**TASK BRIEF**:
Without changing a single word, set down all of the records.

**DATASET**:
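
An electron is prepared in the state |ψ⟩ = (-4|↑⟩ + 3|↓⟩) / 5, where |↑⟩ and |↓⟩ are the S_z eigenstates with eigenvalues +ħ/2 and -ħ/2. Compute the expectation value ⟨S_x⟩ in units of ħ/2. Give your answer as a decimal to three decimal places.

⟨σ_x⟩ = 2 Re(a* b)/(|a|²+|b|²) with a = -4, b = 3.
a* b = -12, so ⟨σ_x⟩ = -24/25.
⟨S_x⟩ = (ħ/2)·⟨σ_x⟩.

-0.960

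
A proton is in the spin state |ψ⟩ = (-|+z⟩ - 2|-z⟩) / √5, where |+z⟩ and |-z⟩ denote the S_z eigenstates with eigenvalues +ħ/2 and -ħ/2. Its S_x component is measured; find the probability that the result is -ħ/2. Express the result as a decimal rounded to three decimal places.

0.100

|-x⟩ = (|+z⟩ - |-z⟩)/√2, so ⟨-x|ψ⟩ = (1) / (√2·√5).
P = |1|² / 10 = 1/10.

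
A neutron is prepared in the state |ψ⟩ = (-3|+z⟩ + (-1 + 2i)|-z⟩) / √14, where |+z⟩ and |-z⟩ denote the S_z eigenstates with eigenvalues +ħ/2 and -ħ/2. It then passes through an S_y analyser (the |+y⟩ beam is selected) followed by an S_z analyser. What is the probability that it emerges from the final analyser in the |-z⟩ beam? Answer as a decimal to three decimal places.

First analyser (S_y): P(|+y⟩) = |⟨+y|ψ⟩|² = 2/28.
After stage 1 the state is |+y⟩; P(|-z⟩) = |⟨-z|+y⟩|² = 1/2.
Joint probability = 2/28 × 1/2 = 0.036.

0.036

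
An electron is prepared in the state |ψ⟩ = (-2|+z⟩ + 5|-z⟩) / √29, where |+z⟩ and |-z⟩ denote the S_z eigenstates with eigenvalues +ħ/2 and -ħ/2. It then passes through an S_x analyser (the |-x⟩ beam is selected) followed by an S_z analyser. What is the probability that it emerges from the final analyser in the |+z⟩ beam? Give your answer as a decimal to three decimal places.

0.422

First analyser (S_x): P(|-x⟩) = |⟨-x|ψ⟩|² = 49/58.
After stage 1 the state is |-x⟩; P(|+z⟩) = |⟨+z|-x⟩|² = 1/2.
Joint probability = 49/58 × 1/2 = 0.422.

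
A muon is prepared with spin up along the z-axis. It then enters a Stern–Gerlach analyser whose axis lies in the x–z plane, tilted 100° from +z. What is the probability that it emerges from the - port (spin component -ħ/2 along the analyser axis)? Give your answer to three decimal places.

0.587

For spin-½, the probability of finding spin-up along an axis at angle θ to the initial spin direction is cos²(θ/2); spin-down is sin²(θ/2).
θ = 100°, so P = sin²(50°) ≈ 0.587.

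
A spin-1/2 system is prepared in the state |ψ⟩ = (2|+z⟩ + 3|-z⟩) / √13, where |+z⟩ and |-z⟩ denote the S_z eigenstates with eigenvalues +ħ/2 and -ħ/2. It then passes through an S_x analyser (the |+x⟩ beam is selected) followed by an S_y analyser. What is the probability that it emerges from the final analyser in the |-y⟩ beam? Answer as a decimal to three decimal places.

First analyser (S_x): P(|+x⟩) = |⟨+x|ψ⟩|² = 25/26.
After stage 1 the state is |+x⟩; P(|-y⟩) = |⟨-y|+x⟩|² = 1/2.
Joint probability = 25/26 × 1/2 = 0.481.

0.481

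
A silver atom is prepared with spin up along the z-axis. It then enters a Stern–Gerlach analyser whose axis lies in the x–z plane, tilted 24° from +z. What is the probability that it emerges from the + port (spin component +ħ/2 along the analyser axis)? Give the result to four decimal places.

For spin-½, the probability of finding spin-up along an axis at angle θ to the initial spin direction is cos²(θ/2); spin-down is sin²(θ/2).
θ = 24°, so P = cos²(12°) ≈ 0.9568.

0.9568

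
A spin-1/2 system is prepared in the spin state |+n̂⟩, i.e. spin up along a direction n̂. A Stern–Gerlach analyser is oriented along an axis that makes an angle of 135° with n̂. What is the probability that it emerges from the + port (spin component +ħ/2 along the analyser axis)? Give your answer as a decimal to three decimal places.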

**COMPLETED TASK**:
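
An electron is prepared in the state |ψ⟩ = (-4|↑⟩ + 3|↓⟩) / 5, where |↑⟩ and |↓⟩ are the S_z eigenstates with eigenvalues +ħ/2 and -ħ/2. Compute the expectation value ⟨S_x⟩ in units of ħ/2. Give your answer as a decimal to three decimal places.

⟨σ_x⟩ = 2 Re(a* b)/(|a|²+|b|²) with a = -4, b = 3.
a* b = -12, so ⟨σ_x⟩ = -24/25.
⟨S_x⟩ = (ħ/2)·⟨σ_x⟩.

-0.960

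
A proton is in the spin state |ψ⟩ = (-|+z⟩ - 2|-z⟩) / √5, where |+z⟩ and |-z⟩ denote the S_z eigenstates with eigenvalues +ħ/2 and -ħ/2. Its S_x component is measured; find the probability that the result is -ħ/2. Express the result as a decimal rounded to three decimal places.

0.100

|-x⟩ = (|+z⟩ - |-z⟩)/√2, so ⟨-x|ψ⟩ = (1) / (√2·√5).
P = |1|² / 10 = 1/10.

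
A neutron is prepared in the state |ψ⟩ = (-3|+z⟩ + (-1 + 2i)|-z⟩) / √14, where |+z⟩ and |-z⟩ denote the S_z eigenstates with eigenvalues +ħ/2 and -ħ/2. It then passes through an S_y analyser (the |+y⟩ beam is selected) followed by an S_z analyser. What is the probability that it emerges from the final analyser in the |-z⟩ beam? Answer as a decimal to three decimal places.

First analyser (S_y): P(|+y⟩) = |⟨+y|ψ⟩|² = 2/28.
After stage 1 the state is |+y⟩; P(|-z⟩) = |⟨-z|+y⟩|² = 1/2.
Joint probability = 2/28 × 1/2 = 0.036.

0.036

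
An electron is prepared in the state |ψ⟩ = (-2|+z⟩ + 5|-z⟩) / √29, where |+z⟩ and |-z⟩ denote the S_z eigenstates with eigenvalues +ħ/2 and -ħ/2. It then passes through an S_x analyser (the |-x⟩ beam is selected) followed by an S_z analyser. What is the probability that it emerges from the final analyser in the |+z⟩ beam? Give your answer as a decimal to three decimal places.

0.422

First analyser (S_x): P(|-x⟩) = |⟨-x|ψ⟩|² = 49/58.
After stage 1 the state is |-x⟩; P(|+z⟩) = |⟨+z|-x⟩|² = 1/2.
Joint probability = 49/58 × 1/2 = 0.422.

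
A muon is prepared with spin up along the z-axis. It then enters a Stern–Gerlach analyser whose axis lies in the x–z plane, tilted 100° from +z. What is the probability that it emerges from the - port (spin component -ħ/2 along the analyser axis)? Give your answer to three decimal places.

0.587

For spin-½, the probability of finding spin-up along an axis at angle θ to the initial spin direction is cos²(θ/2); spin-down is sin²(θ/2).
θ = 100°, so P = sin²(50°) ≈ 0.587.

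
A spin-1/2 system is prepared in the state |ψ⟩ = (2|+z⟩ + 3|-z⟩) / √13, where |+z⟩ and |-z⟩ denote the S_z eigenstates with eigenvalues +ħ/2 and -ħ/2. It then passes through an S_x analyser (the |+x⟩ beam is selected) followed by an S_y analyser. What is the probability that it emerges from the final analyser in the |-y⟩ beam? Answer as a decimal to three decimal places.

First analyser (S_x): P(|+x⟩) = |⟨+x|ψ⟩|² = 25/26.
After stage 1 the state is |+x⟩; P(|-y⟩) = |⟨-y|+x⟩|² = 1/2.
Joint probability = 25/26 × 1/2 = 0.481.

0.481

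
A silver atom is prepared with spin up along the z-axis. It then enters a Stern–Gerlach analyser whose axis lies in the x–z plane, tilted 24° from +z. What is the probability that it emerges from the + port (spin component +ħ/2 along the analyser axis)? Give the result to four decimal places.

For spin-½, the probability of finding spin-up along an axis at angle θ to the initial spin direction is cos²(θ/2); spin-down is sin²(θ/2).
θ = 24°, so P = cos²(12°) ≈ 0.9568.

0.9568

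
A spin-1/2 system is prepared in the spin state |+n̂⟩, i.e. spin up along a direction n̂. A Stern–Gerlach analyser is oriented along an axis that makes an angle of 135° with n̂. What is the probability that it emerges from the + port (spin component +ħ/2 along the analyser axis)? Give your answer as a decimal to three decimal places.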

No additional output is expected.